[Dataset records]

■ ■ ■ ■ ■ ■ ■

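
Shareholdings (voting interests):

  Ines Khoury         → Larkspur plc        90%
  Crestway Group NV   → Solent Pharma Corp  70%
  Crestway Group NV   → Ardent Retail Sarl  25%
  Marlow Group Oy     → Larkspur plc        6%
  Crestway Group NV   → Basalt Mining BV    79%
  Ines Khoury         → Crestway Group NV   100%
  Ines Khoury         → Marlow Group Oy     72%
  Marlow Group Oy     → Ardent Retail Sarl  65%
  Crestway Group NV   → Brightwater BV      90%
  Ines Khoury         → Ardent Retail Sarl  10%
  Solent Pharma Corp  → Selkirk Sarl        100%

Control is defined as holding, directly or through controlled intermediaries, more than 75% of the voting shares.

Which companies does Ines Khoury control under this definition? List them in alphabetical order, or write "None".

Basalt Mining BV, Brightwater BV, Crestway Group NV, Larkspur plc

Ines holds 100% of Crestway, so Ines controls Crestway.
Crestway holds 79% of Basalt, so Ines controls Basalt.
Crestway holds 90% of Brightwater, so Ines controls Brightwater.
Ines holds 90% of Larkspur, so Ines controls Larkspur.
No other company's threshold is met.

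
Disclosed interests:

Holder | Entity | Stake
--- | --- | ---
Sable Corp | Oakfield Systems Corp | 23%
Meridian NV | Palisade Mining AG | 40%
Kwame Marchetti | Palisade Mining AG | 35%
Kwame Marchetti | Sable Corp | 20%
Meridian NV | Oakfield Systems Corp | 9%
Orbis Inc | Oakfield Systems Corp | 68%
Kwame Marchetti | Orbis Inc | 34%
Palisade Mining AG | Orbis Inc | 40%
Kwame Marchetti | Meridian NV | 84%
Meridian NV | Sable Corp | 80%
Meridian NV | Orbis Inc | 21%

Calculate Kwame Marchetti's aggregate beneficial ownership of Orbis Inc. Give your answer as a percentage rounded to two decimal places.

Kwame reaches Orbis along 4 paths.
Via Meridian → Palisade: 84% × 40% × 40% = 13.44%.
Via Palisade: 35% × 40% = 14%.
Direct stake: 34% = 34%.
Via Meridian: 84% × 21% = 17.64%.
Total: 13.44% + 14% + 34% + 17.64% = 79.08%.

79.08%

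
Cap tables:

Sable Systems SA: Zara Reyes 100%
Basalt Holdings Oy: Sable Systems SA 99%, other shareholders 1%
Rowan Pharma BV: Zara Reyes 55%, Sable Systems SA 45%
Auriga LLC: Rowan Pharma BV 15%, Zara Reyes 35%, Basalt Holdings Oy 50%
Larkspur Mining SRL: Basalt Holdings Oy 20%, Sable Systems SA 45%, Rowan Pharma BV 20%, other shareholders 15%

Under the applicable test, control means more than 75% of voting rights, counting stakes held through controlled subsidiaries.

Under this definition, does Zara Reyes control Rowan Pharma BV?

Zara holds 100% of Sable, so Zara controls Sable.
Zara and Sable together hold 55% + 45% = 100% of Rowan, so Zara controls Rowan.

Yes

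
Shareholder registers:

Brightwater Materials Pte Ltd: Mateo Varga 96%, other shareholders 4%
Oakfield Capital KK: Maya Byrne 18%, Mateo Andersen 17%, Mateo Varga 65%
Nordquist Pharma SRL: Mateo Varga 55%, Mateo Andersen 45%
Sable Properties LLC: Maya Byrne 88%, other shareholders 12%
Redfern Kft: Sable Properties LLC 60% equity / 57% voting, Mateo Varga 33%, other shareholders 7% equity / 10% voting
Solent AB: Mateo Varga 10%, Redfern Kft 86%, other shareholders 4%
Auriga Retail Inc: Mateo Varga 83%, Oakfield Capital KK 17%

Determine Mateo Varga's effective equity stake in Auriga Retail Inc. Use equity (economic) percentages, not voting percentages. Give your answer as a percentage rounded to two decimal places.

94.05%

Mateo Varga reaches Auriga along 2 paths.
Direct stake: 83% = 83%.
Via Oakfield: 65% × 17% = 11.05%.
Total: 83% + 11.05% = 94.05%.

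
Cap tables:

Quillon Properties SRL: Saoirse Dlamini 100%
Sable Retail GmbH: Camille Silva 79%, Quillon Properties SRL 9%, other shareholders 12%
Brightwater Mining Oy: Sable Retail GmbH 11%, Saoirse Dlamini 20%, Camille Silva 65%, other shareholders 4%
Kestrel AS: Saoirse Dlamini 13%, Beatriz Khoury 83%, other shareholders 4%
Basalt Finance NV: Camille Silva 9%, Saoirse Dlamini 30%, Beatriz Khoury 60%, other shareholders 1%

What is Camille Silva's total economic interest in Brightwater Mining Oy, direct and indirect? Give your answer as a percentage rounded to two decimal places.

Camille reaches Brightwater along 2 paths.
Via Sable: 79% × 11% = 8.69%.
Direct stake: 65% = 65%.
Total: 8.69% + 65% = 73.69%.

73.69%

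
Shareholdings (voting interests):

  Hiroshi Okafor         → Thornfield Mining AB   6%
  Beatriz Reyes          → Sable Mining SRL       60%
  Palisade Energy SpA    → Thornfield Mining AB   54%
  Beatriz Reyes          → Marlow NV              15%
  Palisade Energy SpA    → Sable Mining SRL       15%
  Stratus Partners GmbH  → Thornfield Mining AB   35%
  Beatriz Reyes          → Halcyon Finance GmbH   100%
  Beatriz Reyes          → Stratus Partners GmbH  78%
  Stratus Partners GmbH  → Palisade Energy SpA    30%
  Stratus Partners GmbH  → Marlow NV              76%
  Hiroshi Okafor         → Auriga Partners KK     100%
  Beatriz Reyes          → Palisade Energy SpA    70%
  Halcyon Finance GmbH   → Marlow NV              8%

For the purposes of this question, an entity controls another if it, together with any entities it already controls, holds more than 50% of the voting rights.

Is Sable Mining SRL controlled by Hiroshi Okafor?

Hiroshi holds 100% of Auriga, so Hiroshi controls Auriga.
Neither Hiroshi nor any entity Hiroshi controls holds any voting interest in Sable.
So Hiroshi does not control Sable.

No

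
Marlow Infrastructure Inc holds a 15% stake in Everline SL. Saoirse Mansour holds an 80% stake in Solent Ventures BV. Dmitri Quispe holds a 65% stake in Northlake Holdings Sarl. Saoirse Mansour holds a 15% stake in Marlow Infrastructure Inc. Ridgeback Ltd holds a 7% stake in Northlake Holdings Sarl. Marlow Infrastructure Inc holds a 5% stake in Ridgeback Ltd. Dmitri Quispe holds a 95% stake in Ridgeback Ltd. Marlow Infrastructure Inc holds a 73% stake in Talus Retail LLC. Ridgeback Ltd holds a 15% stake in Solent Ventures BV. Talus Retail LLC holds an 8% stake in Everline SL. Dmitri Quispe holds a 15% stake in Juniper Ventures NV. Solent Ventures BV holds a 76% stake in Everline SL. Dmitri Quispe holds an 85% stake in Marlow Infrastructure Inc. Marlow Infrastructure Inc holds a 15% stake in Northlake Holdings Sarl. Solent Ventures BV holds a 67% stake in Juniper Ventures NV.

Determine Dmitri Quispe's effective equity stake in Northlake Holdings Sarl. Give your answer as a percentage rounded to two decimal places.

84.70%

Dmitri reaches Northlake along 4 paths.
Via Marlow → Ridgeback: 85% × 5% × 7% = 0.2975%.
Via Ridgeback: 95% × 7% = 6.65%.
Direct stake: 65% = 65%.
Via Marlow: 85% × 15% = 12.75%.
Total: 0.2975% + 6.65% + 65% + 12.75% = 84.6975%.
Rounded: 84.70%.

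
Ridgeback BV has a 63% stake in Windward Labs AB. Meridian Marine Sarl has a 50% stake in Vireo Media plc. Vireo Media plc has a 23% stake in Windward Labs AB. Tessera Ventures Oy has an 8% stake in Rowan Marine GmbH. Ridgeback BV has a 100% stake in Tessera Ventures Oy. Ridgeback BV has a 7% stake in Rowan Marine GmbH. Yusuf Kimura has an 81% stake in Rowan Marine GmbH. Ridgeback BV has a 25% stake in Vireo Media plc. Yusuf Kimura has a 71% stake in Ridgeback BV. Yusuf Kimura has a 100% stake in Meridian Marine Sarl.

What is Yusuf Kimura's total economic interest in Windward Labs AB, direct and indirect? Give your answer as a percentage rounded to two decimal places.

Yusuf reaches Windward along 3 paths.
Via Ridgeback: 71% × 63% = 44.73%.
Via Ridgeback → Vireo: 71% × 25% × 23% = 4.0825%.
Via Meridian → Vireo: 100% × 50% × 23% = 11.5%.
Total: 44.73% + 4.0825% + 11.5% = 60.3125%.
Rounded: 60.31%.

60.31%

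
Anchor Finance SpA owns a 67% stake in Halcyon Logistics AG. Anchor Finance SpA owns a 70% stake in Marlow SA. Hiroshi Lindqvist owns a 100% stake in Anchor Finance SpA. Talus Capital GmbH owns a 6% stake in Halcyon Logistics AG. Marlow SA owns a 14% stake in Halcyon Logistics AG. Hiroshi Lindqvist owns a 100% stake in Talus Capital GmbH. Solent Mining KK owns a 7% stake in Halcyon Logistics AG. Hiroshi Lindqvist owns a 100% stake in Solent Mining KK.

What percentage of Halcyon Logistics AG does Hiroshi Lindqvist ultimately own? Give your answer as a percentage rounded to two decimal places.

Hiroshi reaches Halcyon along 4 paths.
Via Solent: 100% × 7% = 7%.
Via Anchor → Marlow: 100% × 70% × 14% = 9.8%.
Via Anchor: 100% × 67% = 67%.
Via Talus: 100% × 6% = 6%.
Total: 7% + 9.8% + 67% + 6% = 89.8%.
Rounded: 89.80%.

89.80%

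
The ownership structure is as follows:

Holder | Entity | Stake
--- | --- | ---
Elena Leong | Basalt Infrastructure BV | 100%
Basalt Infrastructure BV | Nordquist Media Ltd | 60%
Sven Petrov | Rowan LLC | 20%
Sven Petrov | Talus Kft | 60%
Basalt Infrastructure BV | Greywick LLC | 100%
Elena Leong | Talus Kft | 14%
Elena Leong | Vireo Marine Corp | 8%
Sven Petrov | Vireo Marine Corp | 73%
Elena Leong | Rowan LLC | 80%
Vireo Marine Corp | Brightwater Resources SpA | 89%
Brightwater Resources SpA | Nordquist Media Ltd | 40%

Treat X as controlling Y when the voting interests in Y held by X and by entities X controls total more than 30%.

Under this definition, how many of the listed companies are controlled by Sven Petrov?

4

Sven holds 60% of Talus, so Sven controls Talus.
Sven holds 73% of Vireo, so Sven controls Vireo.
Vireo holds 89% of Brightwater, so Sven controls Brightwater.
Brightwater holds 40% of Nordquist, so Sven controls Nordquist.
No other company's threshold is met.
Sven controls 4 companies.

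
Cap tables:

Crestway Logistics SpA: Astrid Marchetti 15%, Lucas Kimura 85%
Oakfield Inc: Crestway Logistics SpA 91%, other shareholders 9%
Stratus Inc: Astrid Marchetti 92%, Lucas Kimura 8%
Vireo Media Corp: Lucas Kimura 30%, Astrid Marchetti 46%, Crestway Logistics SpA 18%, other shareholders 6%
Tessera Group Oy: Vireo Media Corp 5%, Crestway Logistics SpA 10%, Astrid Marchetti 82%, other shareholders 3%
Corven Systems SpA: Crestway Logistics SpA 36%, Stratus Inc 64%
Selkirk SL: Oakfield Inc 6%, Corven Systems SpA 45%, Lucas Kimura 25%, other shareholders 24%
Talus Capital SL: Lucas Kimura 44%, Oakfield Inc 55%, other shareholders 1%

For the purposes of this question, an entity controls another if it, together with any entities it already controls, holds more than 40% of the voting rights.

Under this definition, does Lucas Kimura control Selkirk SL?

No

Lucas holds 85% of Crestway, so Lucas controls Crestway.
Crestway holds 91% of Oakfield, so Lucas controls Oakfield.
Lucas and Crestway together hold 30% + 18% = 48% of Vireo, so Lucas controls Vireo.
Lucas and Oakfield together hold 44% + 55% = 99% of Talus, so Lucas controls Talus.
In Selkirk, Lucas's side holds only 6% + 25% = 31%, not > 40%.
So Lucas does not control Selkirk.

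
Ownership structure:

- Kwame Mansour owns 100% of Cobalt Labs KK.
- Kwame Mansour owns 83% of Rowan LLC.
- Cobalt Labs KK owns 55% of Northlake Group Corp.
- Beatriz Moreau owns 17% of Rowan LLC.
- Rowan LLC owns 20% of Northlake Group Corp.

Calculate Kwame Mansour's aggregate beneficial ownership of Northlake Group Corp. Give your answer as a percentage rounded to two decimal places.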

■ ■ ■ ■ ■ ■ ■

Problem to work on. Could you reproduce, exactly, every line above from the line with "Kwame Marchetti | Orbis Inc | 34%" to the line with "Quillon Properties SRL: Saoirse Dlamini 100%", and no other line? Both ends count.

Reply to the exercise.
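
Kwame Marchetti | Orbis Inc | 34%
Palisade Mining AG | Orbis Inc | 40%
Kwame Marchetti | Meridian NV | 84%
Meridian NV | Sable Corp | 80%
Meridian NV | Orbis Inc | 21%

Calculate Kwame Marchetti's aggregate beneficial ownership of Orbis Inc. Give your answer as a percentage rounded to two decimal places.

Kwame reaches Orbis along 4 paths.
Via Meridian → Palisade: 84% × 40% × 40% = 13.44%.
Via Palisade: 35% × 40% = 14%.
Direct stake: 34% = 34%.
Via Meridian: 84% × 21% = 17.64%.
Total: 13.44% + 14% + 34% + 17.64% = 79.08%.

79.08%

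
Cap tables:

Sable Systems SA: Zara Reyes 100%
Basalt Holdings Oy: Sable Systems SA 99%, other shareholders 1%
Rowan Pharma BV: Zara Reyes 55%, Sable Systems SA 45%
Auriga LLC: Rowan Pharma BV 15%, Zara Reyes 35%, Basalt Holdings Oy 50%
Larkspur Mining SRL: Basalt Holdings Oy 20%, Sable Systems SA 45%, Rowan Pharma BV 20%, other shareholders 15%

Under the applicable test, control means more than 75% of voting rights, counting stakes held through controlled subsidiaries.

Under this definition, does Zara Reyes control Rowan Pharma BV?

Zara holds 100% of Sable, so Zara controls Sable.
Zara and Sable together hold 55% + 45% = 100% of Rowan, so Zara controls Rowan.

Yes

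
Shareholder registers:

Brightwater Materials Pte Ltd: Mateo Varga 96%, other shareholders 4%
Oakfield Capital KK: Maya Byrne 18%, Mateo Andersen 17%, Mateo Varga 65%
Nordquist Pharma SRL: Mateo Varga 55%, Mateo Andersen 45%
Sable Properties LLC: Maya Byrne 88%, other shareholders 12%
Redfern Kft: Sable Properties LLC 60% equity / 57% voting, Mateo Varga 33%, other shareholders 7% equity / 10% voting
Solent AB: Mateo Varga 10%, Redfern Kft 86%, other shareholders 4%
Auriga Retail Inc: Mateo Varga 83%, Oakfield Capital KK 17%

Determine Mateo Varga's effective equity stake in Auriga Retail Inc. Use equity (economic) percentages, not voting percentages. Give your answer as a percentage rounded to two decimal places.

94.05%

Mateo Varga reaches Auriga along 2 paths.
Direct stake: 83% = 83%.
Via Oakfield: 65% × 17% = 11.05%.
Total: 83% + 11.05% = 94.05%.

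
Cap tables:

Quillon Properties SRL: Saoirse Dlamini 100%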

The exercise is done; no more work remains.